(Records contained in a dataset)
===
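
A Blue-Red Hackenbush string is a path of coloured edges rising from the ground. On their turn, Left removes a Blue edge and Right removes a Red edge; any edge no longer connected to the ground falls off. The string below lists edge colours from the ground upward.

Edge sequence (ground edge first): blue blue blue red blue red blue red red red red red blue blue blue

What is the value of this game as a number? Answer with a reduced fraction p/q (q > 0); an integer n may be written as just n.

Prefix values for blue blue blue red blue red blue red red red red red blue blue blue via {L|R} + simplicity:
v(b) = { 0 | none } => 1
v(bb) = { 0; 1 | none } => 2
v(bbb) = { 0; 1; 2 | none } => 3
v(bbbr) = { 0; 1; 2 | 3 } => 5/2
v(bbbrb) = { 0; 1; 2; 5/2 | 3 } => 11/4
v(bbbrbr) = { 0; 1; 2; 5/2 | 11/4; 3 } => 21/8
v(bbbrbrb) = { 0; 1; 2; 5/2; 21/8 | 11/4; 3 } => 43/16
v(bbbrbrbr) = { 0; 1; 2; 5/2; 21/8 | 43/16; 11/4; 3 } => 85/32
v(bbbrbrbrr) = { 0; 1; 2; 5/2; 21/8 | 85/32; 43/16; 11/4; 3 } => 169/64
v(bbbrbrbrrr) = { 0; 1; 2; 5/2; 21/8 | 169/64; 85/32; 43/16; 11/4; 3 } => 337/128
v(bbbrbrbrrrr) = { 0; 1; 2; 5/2; 21/8 | 337/128; 169/64; 85/32; 43/16; 11/4; 3 } => 673/256
v(bbbrbrbrrrrr) = { 0; 1; 2; 5/2; 21/8 | 673/256; 337/128; 169/64; 85/32; 43/16; 11/4; 3 } => 1345/512
v(bbbrbrbrrrrrb) = { 0; 1; 2; 5/2; 21/8; 1345/512 | 673/256; 337/128; 169/64; 85/32; 43/16; 11/4; 3 } => 2691/1024
v(bbbrbrbrrrrrbb) = { 0; 1; 2; 5/2; 21/8; 1345/512; 2691/1024 | 673/256; 337/128; 169/64; 85/32; 43/16; 11/4; 3 } => 5383/2048
v(bbbrbrbrrrrrbbb) = { 0; 1; 2; 5/2; 21/8; 1345/512; 2691/1024; 5383/2048 | 673/256; 337/128; 169/64; 85/32; 43/16; 11/4; 3 } => 10767/4096

10767/4096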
===
#### WORK ORDER
The answer consists only of the lines from the one containing "Edge sequence (ground" to the end of the records, each written out exactly.

#### EXERCISE ANSWER
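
Edge sequence (ground edge first): blue blue blue red blue red blue red red red red red blue blue blue

What is the value of this game as a number? Answer with a reduced fraction p/q (q > 0); an integer n may be written as just n.

Prefix values for blue blue blue red blue red blue red red red red red blue blue blue via {L|R} + simplicity:
v(b) = { 0 | none } => 1
v(bb) = { 0; 1 | none } => 2
v(bbb) = { 0; 1; 2 | none } => 3
v(bbbr) = { 0; 1; 2 | 3 } => 5/2
v(bbbrb) = { 0; 1; 2; 5/2 | 3 } => 11/4
v(bbbrbr) = { 0; 1; 2; 5/2 | 11/4; 3 } => 21/8
v(bbbrbrb) = { 0; 1; 2; 5/2; 21/8 | 11/4; 3 } => 43/16
v(bbbrbrbr) = { 0; 1; 2; 5/2; 21/8 | 43/16; 11/4; 3 } => 85/32
v(bbbrbrbrr) = { 0; 1; 2; 5/2; 21/8 | 85/32; 43/16; 11/4; 3 } => 169/64
v(bbbrbrbrrr) = { 0; 1; 2; 5/2; 21/8 | 169/64; 85/32; 43/16; 11/4; 3 } => 337/128
v(bbbrbrbrrrr) = { 0; 1; 2; 5/2; 21/8 | 337/128; 169/64; 85/32; 43/16; 11/4; 3 } => 673/256
v(bbbrbrbrrrrr) = { 0; 1; 2; 5/2; 21/8 | 673/256; 337/128; 169/64; 85/32; 43/16; 11/4; 3 } => 1345/512
v(bbbrbrbrrrrrb) = { 0; 1; 2; 5/2; 21/8; 1345/512 | 673/256; 337/128; 169/64; 85/32; 43/16; 11/4; 3 } => 2691/1024
v(bbbrbrbrrrrrbb) = { 0; 1; 2; 5/2; 21/8; 1345/512; 2691/1024 | 673/256; 337/128; 169/64; 85/32; 43/16; 11/4; 3 } => 5383/2048
v(bbbrbrbrrrrrbbb) = { 0; 1; 2; 5/2; 21/8; 1345/512; 2691/1024; 5383/2048 | 673/256; 337/128; 169/64; 85/32; 43/16; 11/4; 3 } => 10767/4096

10767/4096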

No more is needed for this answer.